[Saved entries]
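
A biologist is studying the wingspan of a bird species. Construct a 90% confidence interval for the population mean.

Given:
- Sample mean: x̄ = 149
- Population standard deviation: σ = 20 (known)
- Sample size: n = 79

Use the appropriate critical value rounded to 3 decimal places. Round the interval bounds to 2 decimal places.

The population standard deviation σ is known, so use a z-interval (standard normal critical value).

For 90% confidence, z* = 1.645 (from standard normal table)

Standard error: SE = σ/√n = 20/√79 = 2.250176

Margin of error: E = z* × SE = 1.645 × 2.250176 = 3.7015

Z-interval: x̄ ± E = 149 ± 3.7015 = (145.2985, 152.7015)

Rounded to 2 decimal places:

(145.30, 152.70)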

What to work on
Count every line above that holds the word "mean", and state the number and nothing more.

Answer area
2